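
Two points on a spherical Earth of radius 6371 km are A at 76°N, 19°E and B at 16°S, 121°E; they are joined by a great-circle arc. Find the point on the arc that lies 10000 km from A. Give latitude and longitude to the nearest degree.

≈ 2°N, 116°E

Convert each endpoint to a unit vector on the sphere (x = cos φ cos λ, y = cos φ sin λ, z = sin φ).
The central angle between the endpoints is δ = arccos(p₁·p₂) ≈ 1.892 rad (108.4°). The total great-circle distance is δ·R ≈ 1.892 × 6371 ≈ 12055 km, so the target fraction is f = 10000/12055 ≈ 0.830.
Interpolate at f ≈ 0.830 with slerp weights a = sin((1−f)δ)/sin δ ≈ 0.334, b = sin(fδ)/sin δ ≈ 1.054.
p = a·p₁ + b·p₂ ≈ (-0.445, 0.895, 0.034); φ = arcsin(p_z) ≈ 1.92°, λ = atan2(p_y, p_x) ≈ 116.46°.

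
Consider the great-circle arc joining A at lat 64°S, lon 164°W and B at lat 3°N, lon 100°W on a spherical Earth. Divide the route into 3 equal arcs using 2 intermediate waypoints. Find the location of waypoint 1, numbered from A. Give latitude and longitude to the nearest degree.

≈ lat 46°S, lon 128°W

Convert each endpoint to a unit vector on the sphere (x = cos φ cos λ, y = cos φ sin λ, z = sin φ).
The central angle between the endpoints is δ = arccos(p₁·p₂) ≈ 1.425 rad (81.7°).
Interpolate at f = 1/3 with slerp weights a = sin((1−f)δ)/sin δ ≈ 0.822, b = sin(fδ)/sin δ ≈ 0.462.
p = a·p₁ + b·p₂ ≈ (-0.427, -0.554, -0.715); φ = arcsin(p_z) ≈ -45.63°, λ = atan2(p_y, p_x) ≈ -127.60°.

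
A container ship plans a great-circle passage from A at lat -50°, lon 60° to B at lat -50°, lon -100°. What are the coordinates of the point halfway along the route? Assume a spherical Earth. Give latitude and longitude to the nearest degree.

≈ lat -82°, lon -20°

From cos δ = sin φ₁ sin φ₂ + cos φ₁ cos φ₂ cos Δλ, the central angle is δ ≈ 1.371 rad (78.5°).
Interpolate at f = 1/2 with slerp weights a = sin((1−f)δ)/sin δ ≈ 0.646, b = sin(fδ)/sin δ ≈ 0.646.
p = a·p₁ + b·p₂ ≈ (0.135, -0.049, -0.990); φ = arcsin(p_z) ≈ -81.71°, λ = atan2(p_y, p_x) ≈ -20.00°.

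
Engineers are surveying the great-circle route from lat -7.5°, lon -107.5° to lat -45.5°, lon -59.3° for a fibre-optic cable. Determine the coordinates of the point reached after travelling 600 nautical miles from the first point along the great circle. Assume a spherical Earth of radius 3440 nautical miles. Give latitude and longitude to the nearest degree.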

___

* _PROBLEM STATEMENT_:
Every line from the one that holds "A container ship" to the end of the data above should be given again exactly, with that line and the last one both kept.

* _RESPONSE TO THIS TASK_:
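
A container ship plans a great-circle passage from A at lat -50°, lon 60° to B at lat -50°, lon -100°. What are the coordinates of the point halfway along the route? Assume a spherical Earth. Give latitude and longitude to the nearest degree.

≈ lat -82°, lon -20°

From cos δ = sin φ₁ sin φ₂ + cos φ₁ cos φ₂ cos Δλ, the central angle is δ ≈ 1.371 rad (78.5°).
Interpolate at f = 1/2 with slerp weights a = sin((1−f)δ)/sin δ ≈ 0.646, b = sin(fδ)/sin δ ≈ 0.646.
p = a·p₁ + b·p₂ ≈ (0.135, -0.049, -0.990); φ = arcsin(p_z) ≈ -81.71°, λ = atan2(p_y, p_x) ≈ -20.00°.

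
Engineers are surveying the great-circle route from lat -7.5°, lon -107.5° to lat -45.5°, lon -59.3° for a fibre-optic cable. Determine the coordinates of the point reached after travelling 600 nautical miles from the first point along the great circle. Assume a spherical Earth of radius 3440 nautical miles. Give latitude and longitude to the nearest degree.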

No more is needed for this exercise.